## TASK PROMPT
Below are entries; print them exactly from the first line through the one containing "Construct the AC".

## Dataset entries
*** Begin section ***

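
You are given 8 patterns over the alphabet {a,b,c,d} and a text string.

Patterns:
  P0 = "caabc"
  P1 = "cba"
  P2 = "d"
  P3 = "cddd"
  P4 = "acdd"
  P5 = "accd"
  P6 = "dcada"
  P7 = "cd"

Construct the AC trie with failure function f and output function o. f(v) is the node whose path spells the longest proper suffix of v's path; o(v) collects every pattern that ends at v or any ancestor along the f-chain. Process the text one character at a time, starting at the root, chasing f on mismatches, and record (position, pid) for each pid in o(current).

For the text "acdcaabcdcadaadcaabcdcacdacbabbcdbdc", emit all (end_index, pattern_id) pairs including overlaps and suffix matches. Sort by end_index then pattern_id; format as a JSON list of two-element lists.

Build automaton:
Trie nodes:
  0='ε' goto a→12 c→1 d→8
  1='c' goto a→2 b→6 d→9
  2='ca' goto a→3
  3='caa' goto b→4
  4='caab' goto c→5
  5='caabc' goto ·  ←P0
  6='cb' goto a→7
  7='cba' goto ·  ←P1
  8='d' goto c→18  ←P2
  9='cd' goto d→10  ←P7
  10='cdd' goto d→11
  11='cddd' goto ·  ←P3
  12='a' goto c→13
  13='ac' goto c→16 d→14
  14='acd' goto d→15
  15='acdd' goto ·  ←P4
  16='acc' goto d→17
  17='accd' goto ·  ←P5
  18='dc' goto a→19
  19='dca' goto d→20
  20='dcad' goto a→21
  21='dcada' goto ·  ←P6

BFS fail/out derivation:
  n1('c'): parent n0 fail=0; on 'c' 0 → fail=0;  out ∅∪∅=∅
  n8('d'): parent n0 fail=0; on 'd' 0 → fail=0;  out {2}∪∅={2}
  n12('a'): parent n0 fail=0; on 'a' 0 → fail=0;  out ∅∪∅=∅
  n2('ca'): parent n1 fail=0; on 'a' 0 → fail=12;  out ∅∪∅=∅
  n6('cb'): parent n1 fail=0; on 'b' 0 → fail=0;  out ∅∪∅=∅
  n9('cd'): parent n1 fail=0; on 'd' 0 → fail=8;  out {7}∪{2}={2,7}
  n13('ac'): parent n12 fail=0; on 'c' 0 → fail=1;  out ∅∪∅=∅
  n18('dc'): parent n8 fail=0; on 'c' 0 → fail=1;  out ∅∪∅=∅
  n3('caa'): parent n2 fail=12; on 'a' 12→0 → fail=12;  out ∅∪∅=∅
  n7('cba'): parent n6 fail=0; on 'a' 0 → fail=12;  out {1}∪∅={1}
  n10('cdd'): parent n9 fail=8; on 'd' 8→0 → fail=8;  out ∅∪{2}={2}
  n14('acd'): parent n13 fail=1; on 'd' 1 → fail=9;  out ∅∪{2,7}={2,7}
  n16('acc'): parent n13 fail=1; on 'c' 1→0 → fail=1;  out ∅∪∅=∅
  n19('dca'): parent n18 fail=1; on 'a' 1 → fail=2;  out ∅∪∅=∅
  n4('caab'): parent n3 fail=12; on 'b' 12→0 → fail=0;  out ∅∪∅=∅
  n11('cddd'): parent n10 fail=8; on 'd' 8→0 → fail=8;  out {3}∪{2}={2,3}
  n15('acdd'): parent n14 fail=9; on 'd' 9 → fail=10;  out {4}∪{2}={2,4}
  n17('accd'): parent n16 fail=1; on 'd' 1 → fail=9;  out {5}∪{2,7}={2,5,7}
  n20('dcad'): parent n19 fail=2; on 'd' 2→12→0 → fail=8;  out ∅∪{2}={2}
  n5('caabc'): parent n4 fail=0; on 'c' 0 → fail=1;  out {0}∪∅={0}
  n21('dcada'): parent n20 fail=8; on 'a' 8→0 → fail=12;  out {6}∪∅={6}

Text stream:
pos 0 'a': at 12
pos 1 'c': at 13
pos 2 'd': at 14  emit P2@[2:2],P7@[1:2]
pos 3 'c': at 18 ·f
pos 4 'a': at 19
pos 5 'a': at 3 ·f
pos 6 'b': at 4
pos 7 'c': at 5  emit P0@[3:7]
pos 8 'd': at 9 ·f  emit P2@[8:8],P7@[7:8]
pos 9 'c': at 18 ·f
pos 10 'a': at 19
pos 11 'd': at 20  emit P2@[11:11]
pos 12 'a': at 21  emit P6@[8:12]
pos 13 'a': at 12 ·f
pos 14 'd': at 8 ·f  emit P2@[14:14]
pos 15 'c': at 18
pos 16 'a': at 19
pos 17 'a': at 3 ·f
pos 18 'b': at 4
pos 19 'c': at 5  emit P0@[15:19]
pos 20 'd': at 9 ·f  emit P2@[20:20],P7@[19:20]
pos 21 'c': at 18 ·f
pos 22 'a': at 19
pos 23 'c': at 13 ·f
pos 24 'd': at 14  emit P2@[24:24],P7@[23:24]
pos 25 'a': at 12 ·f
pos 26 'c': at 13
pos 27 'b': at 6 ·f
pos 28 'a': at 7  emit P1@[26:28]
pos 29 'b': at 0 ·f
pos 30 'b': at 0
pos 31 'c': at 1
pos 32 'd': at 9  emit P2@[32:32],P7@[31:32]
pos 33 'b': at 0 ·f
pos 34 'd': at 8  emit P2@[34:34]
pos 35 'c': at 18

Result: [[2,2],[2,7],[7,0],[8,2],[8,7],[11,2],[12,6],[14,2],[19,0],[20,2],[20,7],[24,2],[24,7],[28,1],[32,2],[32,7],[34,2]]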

*** End section ***

## WRITTEN ANSWER
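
You are given 8 patterns over the alphabet {a,b,c,d} and a text string.

Patterns:
  P0 = "caabc"
  P1 = "cba"
  P2 = "d"
  P3 = "cddd"
  P4 = "acdd"
  P5 = "accd"
  P6 = "dcada"
  P7 = "cd"

Construct the AC trie with failure function f and output function o. f(v) is the node whose path spells the longest proper suffix of v's path; o(v) collects every pattern that ends at v or any ancestor along the f-chain. Process the text one character at a time, starting at the root, chasing f on mismatches, and record (position, pid) for each pid in o(current).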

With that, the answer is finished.